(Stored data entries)
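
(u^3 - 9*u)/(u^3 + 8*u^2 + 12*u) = (u^2 - 9)/(u^2 + 8*u + 12)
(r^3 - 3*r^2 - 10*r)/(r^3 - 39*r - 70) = r*(r - 5)/(r^2 - 2*r - 35)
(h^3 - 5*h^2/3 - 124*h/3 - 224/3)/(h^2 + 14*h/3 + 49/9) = 3*(h^2 - 4*h - 32)/(3*h + 7)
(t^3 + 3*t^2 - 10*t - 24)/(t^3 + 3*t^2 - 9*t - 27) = (t^2 + 6*t + 8)/(t^2 + 6*t + 9)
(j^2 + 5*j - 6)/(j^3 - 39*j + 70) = (j^2 + 5*j - 6)/(j^3 - 39*j + 70)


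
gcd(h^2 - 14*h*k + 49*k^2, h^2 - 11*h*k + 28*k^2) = h - 7*k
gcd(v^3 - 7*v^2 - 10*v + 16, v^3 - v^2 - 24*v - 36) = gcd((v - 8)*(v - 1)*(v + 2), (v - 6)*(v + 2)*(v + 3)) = v + 2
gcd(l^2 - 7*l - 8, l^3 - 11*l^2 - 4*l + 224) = l - 8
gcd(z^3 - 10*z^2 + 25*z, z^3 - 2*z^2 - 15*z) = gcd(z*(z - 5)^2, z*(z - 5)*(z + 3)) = z^2 - 5*z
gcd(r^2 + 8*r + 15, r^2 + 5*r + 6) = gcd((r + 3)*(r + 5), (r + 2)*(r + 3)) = r + 3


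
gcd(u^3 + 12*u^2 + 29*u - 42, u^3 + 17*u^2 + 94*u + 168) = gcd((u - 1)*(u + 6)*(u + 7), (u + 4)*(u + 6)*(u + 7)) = u^2 + 13*u + 42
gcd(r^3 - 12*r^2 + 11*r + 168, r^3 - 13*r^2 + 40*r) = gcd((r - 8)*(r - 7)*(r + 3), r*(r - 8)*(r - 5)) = r - 8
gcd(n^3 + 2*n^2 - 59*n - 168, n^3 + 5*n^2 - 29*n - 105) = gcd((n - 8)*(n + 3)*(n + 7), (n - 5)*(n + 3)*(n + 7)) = n^2 + 10*n + 21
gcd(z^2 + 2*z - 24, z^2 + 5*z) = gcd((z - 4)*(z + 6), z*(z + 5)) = 1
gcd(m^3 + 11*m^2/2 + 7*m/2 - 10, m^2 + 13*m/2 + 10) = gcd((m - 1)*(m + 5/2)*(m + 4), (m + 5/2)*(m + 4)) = m^2 + 13*m/2 + 10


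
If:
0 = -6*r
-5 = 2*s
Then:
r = 0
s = -5/2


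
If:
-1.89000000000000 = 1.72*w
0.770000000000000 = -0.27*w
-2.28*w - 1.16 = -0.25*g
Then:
No Solution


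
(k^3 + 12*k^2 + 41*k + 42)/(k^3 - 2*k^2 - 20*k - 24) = (k^2 + 10*k + 21)/(k^2 - 4*k - 12)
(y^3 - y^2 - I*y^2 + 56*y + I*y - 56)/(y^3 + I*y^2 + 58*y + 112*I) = (y - 1)/(y + 2*I)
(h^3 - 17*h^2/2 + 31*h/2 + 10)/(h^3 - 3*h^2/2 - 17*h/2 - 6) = (2*h^2 - 9*h - 5)/(2*h^2 + 5*h + 3)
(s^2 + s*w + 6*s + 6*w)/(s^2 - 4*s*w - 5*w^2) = (s + 6)/(s - 5*w)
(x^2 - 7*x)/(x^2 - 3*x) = (x - 7)/(x - 3)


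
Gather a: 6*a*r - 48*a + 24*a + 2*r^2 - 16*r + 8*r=a*(6*r - 24) + 2*r^2 - 8*r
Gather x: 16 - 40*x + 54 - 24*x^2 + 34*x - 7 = -24*x^2 - 6*x + 63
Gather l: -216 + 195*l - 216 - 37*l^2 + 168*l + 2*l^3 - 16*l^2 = 2*l^3 - 53*l^2 + 363*l - 432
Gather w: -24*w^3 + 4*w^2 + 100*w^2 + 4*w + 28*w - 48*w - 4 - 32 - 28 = -24*w^3 + 104*w^2 - 16*w - 64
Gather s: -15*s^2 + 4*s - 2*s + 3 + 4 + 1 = -15*s^2 + 2*s + 8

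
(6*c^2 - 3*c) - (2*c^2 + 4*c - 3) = 4*c^2 - 7*c + 3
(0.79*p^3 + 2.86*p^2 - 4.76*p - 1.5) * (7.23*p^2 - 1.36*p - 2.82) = 5.7117*p^5 + 19.6034*p^4 - 40.5322*p^3 - 12.4366*p^2 + 15.4632*p + 4.23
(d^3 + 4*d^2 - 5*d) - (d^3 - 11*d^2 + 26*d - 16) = 15*d^2 - 31*d + 16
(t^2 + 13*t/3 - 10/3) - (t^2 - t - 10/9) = 16*t/3 - 20/9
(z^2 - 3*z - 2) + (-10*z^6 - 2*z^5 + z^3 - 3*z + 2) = -10*z^6 - 2*z^5 + z^3 + z^2 - 6*z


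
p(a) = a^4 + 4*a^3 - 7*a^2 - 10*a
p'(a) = 4*a^3 + 12*a^2 - 14*a - 10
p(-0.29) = 2.22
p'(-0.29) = -5.03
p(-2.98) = -59.36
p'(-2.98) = 32.43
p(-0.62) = 2.70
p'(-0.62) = 2.34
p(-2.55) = -44.06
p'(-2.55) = 37.40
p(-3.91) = -73.30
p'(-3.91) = -10.91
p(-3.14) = -64.24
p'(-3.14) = 28.44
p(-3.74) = -74.11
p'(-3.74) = 0.96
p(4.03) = 371.58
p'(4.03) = 390.27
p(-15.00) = 35700.00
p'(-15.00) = -10600.00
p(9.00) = 8820.00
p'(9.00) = 3752.00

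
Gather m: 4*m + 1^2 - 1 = 4*m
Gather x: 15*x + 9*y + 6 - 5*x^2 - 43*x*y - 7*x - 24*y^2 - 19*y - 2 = -5*x^2 + x*(8 - 43*y) - 24*y^2 - 10*y + 4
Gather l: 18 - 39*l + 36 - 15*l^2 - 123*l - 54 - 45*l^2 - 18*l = -60*l^2 - 180*l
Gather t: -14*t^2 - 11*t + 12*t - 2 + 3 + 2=-14*t^2 + t + 3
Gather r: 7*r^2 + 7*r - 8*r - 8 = 7*r^2 - r - 8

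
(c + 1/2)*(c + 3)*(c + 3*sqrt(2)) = c^3 + 7*c^2/2 + 3*sqrt(2)*c^2 + 3*c/2 + 21*sqrt(2)*c/2 + 9*sqrt(2)/2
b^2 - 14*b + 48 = (b - 8)*(b - 6)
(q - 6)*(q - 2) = q^2 - 8*q + 12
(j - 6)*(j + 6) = j^2 - 36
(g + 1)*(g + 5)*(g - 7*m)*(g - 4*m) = g^4 - 11*g^3*m + 6*g^3 + 28*g^2*m^2 - 66*g^2*m + 5*g^2 + 168*g*m^2 - 55*g*m + 140*m^2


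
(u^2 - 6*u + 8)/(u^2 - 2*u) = (u - 4)/u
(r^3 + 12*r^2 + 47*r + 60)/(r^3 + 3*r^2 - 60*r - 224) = (r^2 + 8*r + 15)/(r^2 - r - 56)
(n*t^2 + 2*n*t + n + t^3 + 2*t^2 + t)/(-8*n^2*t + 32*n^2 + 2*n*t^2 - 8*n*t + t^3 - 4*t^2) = (n*t^2 + 2*n*t + n + t^3 + 2*t^2 + t)/(-8*n^2*t + 32*n^2 + 2*n*t^2 - 8*n*t + t^3 - 4*t^2)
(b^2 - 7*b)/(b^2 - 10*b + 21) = b/(b - 3)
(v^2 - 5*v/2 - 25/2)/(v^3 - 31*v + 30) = (v + 5/2)/(v^2 + 5*v - 6)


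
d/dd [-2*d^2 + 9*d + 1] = 9 - 4*d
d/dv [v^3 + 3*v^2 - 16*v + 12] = 3*v^2 + 6*v - 16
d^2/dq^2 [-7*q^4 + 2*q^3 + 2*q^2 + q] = -84*q^2 + 12*q + 4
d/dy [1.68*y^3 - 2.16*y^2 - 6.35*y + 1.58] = 5.04*y^2 - 4.32*y - 6.35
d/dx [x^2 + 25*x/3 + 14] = 2*x + 25/3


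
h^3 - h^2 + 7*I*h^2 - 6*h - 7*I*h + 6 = (h - 1)*(h + I)*(h + 6*I)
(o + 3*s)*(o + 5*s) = o^2 + 8*o*s + 15*s^2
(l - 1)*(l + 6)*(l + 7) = l^3 + 12*l^2 + 29*l - 42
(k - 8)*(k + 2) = k^2 - 6*k - 16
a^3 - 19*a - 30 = (a - 5)*(a + 2)*(a + 3)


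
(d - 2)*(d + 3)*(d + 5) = d^3 + 6*d^2 - d - 30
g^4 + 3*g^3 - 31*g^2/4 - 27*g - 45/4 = (g - 3)*(g + 1/2)*(g + 5/2)*(g + 3)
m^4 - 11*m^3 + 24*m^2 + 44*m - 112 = (m - 7)*(m - 4)*(m - 2)*(m + 2)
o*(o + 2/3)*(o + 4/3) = o^3 + 2*o^2 + 8*o/9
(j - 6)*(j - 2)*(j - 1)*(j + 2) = j^4 - 7*j^3 + 2*j^2 + 28*j - 24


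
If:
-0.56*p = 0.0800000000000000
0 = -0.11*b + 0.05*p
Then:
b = -0.06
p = -0.14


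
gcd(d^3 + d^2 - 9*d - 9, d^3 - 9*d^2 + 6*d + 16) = d + 1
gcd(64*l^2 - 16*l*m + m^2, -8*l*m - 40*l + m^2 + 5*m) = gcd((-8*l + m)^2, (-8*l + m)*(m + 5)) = 8*l - m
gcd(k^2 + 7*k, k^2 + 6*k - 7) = k + 7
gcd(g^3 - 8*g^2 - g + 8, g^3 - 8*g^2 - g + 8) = g^3 - 8*g^2 - g + 8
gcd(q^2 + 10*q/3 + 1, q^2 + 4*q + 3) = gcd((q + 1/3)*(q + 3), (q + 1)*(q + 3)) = q + 3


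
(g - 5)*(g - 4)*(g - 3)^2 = g^4 - 15*g^3 + 83*g^2 - 201*g + 180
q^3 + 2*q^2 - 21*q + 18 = (q - 3)*(q - 1)*(q + 6)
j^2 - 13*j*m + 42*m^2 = (j - 7*m)*(j - 6*m)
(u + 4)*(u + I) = u^2 + 4*u + I*u + 4*I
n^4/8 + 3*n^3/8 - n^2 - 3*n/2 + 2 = (n/4 + 1)*(n/2 + 1)*(n - 2)*(n - 1)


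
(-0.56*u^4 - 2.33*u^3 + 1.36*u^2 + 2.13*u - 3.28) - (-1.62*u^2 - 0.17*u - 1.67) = -0.56*u^4 - 2.33*u^3 + 2.98*u^2 + 2.3*u - 1.61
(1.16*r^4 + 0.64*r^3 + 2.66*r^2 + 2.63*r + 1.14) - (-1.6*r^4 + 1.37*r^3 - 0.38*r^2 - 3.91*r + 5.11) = 2.76*r^4 - 0.73*r^3 + 3.04*r^2 + 6.54*r - 3.97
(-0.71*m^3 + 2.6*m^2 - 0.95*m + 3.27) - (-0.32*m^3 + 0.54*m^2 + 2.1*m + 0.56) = -0.39*m^3 + 2.06*m^2 - 3.05*m + 2.71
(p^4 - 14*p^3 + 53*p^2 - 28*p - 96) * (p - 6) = p^5 - 20*p^4 + 137*p^3 - 346*p^2 + 72*p + 576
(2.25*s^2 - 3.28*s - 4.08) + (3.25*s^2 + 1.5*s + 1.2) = 5.5*s^2 - 1.78*s - 2.88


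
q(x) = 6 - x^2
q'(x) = -2*x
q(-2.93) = -2.58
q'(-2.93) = 5.86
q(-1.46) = 3.87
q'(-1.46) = 2.92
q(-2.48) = -0.15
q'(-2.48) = 4.96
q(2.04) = 1.84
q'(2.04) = -4.08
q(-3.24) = -4.50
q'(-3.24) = 6.48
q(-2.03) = 1.88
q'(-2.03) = 4.06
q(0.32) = 5.90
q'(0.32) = -0.64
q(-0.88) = 5.23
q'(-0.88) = 1.76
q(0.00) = 6.00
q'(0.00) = 0.00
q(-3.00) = -3.00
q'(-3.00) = 6.00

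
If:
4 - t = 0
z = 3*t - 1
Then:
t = 4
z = 11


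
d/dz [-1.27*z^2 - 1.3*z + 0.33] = -2.54*z - 1.3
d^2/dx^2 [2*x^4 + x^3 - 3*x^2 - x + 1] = 24*x^2 + 6*x - 6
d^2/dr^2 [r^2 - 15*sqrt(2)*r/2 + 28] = 2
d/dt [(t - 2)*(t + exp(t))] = t + (t - 2)*(exp(t) + 1) + exp(t)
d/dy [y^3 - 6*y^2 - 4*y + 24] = 3*y^2 - 12*y - 4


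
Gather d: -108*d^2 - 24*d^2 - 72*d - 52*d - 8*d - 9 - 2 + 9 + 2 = -132*d^2 - 132*d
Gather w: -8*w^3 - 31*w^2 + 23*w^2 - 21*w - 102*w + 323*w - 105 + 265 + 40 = -8*w^3 - 8*w^2 + 200*w + 200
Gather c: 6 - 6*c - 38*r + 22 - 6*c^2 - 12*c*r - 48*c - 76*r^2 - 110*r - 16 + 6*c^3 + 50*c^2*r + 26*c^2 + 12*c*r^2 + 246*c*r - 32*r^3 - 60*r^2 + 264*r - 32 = 6*c^3 + c^2*(50*r + 20) + c*(12*r^2 + 234*r - 54) - 32*r^3 - 136*r^2 + 116*r - 20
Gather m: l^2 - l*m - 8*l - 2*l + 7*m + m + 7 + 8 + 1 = l^2 - 10*l + m*(8 - l) + 16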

What the exercise asks: For each line in the data that holds the word "sqrt", copy the line.

Finished task:
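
(c + 1/2)*(c + 3)*(c + 3*sqrt(2)) = c^3 + 7*c^2/2 + 3*sqrt(2)*c^2 + 3*c/2 + 21*sqrt(2)*c/2 + 9*sqrt(2)/2
d^2/dr^2 [r^2 - 15*sqrt(2)*r/2 + 28] = 2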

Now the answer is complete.